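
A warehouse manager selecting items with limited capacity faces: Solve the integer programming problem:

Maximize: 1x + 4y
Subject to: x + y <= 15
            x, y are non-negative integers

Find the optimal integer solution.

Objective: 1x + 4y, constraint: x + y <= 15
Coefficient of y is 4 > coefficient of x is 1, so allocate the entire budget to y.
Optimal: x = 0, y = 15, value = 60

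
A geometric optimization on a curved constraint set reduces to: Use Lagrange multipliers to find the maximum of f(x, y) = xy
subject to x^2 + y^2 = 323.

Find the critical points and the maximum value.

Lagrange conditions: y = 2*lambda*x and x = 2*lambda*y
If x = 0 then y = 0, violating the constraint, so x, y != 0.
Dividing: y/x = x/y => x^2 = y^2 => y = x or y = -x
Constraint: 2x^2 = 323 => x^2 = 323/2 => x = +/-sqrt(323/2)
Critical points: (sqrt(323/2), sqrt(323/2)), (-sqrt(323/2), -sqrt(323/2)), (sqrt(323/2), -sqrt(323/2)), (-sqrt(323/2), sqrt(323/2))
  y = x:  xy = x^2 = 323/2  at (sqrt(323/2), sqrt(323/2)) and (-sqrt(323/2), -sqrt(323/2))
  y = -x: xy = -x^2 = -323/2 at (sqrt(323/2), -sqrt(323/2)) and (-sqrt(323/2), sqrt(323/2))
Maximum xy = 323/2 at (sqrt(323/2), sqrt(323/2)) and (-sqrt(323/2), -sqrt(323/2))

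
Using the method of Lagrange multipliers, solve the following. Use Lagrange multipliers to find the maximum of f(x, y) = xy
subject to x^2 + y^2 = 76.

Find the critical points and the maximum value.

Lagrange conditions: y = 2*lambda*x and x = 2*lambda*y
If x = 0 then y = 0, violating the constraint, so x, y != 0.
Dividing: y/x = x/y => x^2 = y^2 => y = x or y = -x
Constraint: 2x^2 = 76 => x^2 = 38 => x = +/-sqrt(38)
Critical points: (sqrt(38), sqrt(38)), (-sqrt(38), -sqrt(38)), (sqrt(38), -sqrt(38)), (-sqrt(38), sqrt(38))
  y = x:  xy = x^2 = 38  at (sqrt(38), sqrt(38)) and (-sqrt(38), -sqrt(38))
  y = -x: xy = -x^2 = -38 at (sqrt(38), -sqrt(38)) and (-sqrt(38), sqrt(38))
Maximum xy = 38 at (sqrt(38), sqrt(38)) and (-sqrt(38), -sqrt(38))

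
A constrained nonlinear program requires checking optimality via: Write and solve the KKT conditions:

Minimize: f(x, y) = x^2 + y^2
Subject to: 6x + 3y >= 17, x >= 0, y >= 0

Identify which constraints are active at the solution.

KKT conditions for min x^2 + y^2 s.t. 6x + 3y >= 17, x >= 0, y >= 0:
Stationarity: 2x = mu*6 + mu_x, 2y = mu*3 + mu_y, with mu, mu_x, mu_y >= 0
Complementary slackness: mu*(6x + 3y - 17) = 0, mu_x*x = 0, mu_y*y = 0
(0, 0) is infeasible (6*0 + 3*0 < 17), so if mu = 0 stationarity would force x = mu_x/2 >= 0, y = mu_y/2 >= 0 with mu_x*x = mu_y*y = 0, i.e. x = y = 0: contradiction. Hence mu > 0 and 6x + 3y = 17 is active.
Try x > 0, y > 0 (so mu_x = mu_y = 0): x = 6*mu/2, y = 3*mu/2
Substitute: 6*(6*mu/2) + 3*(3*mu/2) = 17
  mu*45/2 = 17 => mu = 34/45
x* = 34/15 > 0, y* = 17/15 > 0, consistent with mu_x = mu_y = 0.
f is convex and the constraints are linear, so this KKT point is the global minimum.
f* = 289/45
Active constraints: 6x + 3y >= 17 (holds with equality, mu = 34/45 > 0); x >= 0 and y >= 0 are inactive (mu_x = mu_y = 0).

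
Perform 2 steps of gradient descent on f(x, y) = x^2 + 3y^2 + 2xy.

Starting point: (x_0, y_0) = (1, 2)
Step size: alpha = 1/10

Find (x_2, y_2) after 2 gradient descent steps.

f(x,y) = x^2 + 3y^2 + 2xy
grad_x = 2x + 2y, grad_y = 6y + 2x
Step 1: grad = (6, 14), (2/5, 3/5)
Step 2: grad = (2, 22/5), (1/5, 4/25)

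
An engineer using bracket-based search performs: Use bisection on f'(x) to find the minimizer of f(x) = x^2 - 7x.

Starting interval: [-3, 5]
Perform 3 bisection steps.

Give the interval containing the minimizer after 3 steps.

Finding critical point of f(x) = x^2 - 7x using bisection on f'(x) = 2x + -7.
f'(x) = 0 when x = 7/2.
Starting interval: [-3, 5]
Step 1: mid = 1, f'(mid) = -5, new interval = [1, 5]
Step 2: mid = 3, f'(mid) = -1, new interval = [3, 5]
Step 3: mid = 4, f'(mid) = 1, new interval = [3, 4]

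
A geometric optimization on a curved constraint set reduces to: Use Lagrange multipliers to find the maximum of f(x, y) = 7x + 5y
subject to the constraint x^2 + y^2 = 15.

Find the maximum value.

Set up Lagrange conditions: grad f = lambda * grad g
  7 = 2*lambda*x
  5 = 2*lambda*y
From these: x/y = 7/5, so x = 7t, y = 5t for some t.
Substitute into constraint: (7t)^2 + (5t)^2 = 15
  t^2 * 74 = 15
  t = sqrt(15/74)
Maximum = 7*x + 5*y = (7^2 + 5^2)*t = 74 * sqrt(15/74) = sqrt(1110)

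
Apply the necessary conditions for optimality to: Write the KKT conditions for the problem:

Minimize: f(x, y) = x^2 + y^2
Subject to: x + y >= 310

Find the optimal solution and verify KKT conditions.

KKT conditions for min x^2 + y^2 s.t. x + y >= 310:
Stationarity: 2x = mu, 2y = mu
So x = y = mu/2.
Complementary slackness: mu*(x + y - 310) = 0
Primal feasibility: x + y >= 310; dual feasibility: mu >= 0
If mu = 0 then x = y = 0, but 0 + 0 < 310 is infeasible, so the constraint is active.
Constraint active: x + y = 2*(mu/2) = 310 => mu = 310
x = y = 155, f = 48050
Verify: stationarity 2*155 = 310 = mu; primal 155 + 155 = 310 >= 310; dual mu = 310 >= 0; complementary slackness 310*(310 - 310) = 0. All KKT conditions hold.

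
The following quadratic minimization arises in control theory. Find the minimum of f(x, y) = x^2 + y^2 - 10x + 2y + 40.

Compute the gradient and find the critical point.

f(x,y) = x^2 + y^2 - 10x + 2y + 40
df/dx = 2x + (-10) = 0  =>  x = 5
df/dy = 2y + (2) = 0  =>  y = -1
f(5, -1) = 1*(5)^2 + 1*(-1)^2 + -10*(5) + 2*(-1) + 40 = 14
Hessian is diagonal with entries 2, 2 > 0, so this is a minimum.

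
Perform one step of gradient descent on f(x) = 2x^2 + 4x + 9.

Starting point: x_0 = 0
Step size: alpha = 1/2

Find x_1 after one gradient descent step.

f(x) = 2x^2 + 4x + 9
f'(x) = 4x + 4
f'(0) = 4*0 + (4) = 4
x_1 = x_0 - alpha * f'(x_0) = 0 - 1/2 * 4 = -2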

§ §

> _Work order_: Scan the material line by line and report each one that contains "optimality".

> _Your response_:
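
A constrained nonlinear program requires checking optimality via: Write and solve the KKT conditions:
Apply the necessary conditions for optimality to: Write the KKT conditions for the problem: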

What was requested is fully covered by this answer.